## What needs to be done:
Lines below containing the word "circle" should be copied out.

## Data extract:
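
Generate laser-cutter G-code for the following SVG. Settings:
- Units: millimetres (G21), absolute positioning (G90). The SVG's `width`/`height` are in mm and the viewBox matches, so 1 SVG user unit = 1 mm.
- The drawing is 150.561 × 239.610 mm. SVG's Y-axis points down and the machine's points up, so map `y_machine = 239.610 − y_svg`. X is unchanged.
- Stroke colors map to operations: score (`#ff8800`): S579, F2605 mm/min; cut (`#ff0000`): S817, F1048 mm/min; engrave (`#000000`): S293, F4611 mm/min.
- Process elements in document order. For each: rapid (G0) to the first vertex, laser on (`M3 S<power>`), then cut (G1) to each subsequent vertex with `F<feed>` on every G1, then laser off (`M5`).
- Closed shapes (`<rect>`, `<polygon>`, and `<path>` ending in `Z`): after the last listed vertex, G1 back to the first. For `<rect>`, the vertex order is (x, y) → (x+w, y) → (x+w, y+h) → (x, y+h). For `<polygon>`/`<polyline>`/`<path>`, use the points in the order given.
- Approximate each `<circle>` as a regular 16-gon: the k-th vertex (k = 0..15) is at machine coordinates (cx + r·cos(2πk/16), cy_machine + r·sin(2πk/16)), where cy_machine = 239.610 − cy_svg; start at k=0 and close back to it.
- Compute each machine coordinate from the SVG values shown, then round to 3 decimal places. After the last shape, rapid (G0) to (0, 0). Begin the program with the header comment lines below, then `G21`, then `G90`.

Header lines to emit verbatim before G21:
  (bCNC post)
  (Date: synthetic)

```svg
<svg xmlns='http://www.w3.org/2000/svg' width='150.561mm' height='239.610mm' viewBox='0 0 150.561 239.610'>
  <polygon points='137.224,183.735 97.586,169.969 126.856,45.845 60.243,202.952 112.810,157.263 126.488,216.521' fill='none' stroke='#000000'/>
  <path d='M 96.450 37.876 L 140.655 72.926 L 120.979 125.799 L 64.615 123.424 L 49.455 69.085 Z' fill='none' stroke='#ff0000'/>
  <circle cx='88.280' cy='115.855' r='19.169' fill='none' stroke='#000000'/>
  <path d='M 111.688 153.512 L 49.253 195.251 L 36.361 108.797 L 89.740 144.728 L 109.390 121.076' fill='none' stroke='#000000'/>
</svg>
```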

## Expected answer:
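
- Approximate each `<circle>` as a regular 16-gon: the k-th vertex (k = 0..15) is at machine coordinates (cx + r·cos(2πk/16), cy_machine + r·sin(2πk/16)), where cy_machine = 239.610 − cy_svg; start at k=0 and close back to it.
  <circle cx='88.280' cy='115.855' r='19.169' fill='none' stroke='#000000'/>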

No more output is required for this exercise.